== Task requirements ==
Which lines in the records below contain the word "sqrt"? Return each of them.

(Records drawn from a dataset)

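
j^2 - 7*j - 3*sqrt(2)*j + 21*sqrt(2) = (j - 7)*(j - 3*sqrt(2))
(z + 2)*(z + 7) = z^2 + 9*z + 14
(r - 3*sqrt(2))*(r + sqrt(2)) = r^2 - 2*sqrt(2)*r - 6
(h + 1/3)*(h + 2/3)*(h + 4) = h^3 + 5*h^2 + 38*h/9 + 8/9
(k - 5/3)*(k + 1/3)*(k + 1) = k^3 - k^2/3 - 17*k/9 - 5/9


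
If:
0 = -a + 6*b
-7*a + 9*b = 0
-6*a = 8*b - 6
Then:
No Solution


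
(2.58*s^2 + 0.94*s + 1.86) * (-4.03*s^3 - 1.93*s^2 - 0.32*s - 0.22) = -10.3974*s^5 - 8.7676*s^4 - 10.1356*s^3 - 4.4582*s^2 - 0.802*s - 0.4092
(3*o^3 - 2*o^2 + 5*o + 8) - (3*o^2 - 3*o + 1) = 3*o^3 - 5*o^2 + 8*o + 7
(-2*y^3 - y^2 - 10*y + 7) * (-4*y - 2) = 8*y^4 + 8*y^3 + 42*y^2 - 8*y - 14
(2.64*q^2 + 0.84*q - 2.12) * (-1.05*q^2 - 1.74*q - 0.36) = -2.772*q^4 - 5.4756*q^3 - 0.186*q^2 + 3.3864*q + 0.7632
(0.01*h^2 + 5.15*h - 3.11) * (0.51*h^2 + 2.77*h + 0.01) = 0.0051*h^4 + 2.6542*h^3 + 12.6795*h^2 - 8.5632*h - 0.0311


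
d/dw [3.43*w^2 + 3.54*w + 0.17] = 6.86*w + 3.54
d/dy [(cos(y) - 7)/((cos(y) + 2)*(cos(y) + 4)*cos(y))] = (-165*cos(y) - 15*cos(2*y) + cos(3*y) - 127)*sin(y)/(2*(cos(y) + 2)^2*(cos(y) + 4)^2*cos(y)^2)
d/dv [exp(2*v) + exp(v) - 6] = (2*exp(v) + 1)*exp(v)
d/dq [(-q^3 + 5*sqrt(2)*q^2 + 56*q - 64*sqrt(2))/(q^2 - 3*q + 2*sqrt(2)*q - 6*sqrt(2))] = ((2*q - 3 + 2*sqrt(2))*(q^3 - 5*sqrt(2)*q^2 - 56*q + 64*sqrt(2)) + (-3*q^2 + 10*sqrt(2)*q + 56)*(q^2 - 3*q + 2*sqrt(2)*q - 6*sqrt(2)))/(q^2 - 3*q + 2*sqrt(2)*q - 6*sqrt(2))^2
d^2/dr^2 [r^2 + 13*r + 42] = 2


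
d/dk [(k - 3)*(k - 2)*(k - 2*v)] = 3*k^2 - 4*k*v - 10*k + 10*v + 6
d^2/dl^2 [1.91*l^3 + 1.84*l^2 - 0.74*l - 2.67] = 11.46*l + 3.68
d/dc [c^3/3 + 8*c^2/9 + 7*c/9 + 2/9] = c^2 + 16*c/9 + 7/9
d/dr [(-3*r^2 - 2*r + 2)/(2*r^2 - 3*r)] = (13*r^2 - 8*r + 6)/(r^2*(4*r^2 - 12*r + 9))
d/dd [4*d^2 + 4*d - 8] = 8*d + 4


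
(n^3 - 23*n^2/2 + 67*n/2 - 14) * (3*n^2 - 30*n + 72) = 3*n^5 - 129*n^4/2 + 1035*n^3/2 - 1875*n^2 + 2832*n - 1008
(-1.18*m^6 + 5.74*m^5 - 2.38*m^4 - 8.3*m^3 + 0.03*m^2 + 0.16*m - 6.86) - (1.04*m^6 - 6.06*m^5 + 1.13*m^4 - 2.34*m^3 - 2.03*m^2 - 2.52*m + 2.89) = -2.22*m^6 + 11.8*m^5 - 3.51*m^4 - 5.96*m^3 + 2.06*m^2 + 2.68*m - 9.75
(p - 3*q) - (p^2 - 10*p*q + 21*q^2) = -p^2 + 10*p*q + p - 21*q^2 - 3*q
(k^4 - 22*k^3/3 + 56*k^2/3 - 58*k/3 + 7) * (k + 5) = k^5 - 7*k^4/3 - 18*k^3 + 74*k^2 - 269*k/3 + 35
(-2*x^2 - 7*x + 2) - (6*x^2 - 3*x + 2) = -8*x^2 - 4*x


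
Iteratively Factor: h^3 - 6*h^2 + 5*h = (h - 1)*(h^2 - 5*h) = h*(h - 1)*(h - 5)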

== Answer to this exercise ==
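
j^2 - 7*j - 3*sqrt(2)*j + 21*sqrt(2) = (j - 7)*(j - 3*sqrt(2))
(r - 3*sqrt(2))*(r + sqrt(2)) = r^2 - 2*sqrt(2)*r - 6
d/dq [(-q^3 + 5*sqrt(2)*q^2 + 56*q - 64*sqrt(2))/(q^2 - 3*q + 2*sqrt(2)*q - 6*sqrt(2))] = ((2*q - 3 + 2*sqrt(2))*(q^3 - 5*sqrt(2)*q^2 - 56*q + 64*sqrt(2)) + (-3*q^2 + 10*sqrt(2)*q + 56)*(q^2 - 3*q + 2*sqrt(2)*q - 6*sqrt(2)))/(q^2 - 3*q + 2*sqrt(2)*q - 6*sqrt(2))^2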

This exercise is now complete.